──────── EXERCISE INPUT ────────

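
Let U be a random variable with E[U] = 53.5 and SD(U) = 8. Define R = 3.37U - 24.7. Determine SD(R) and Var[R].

SD(R) = 26.96, Var[R] = 726.8416

R = 3.37U - 24.7 is linear with a = 3.37, b = -24.7.
SD(R) = |a|·SD(U) = |3.37|·8 = 26.96.
Var[U] = 8² = 64.
Var[R] = a²·Var[U] = 3.37²·64 = 726.8416 (the additive constant -24.7 does not affect variance).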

────────

#### WORK REQUIRED
Your task is to repeat each of the records above exactly.

#### YOUR RESPONSE
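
Let U be a random variable with E[U] = 53.5 and SD(U) = 8. Define R = 3.37U - 24.7. Determine SD(R) and Var[R].

SD(R) = 26.96, Var[R] = 726.8416

R = 3.37U - 24.7 is linear with a = 3.37, b = -24.7.
SD(R) = |a|·SD(U) = |3.37|·8 = 26.96.
Var[U] = 8² = 64.
Var[R] = a²·Var[U] = 3.37²·64 = 726.8416 (the additive constant -24.7 does not affect variance).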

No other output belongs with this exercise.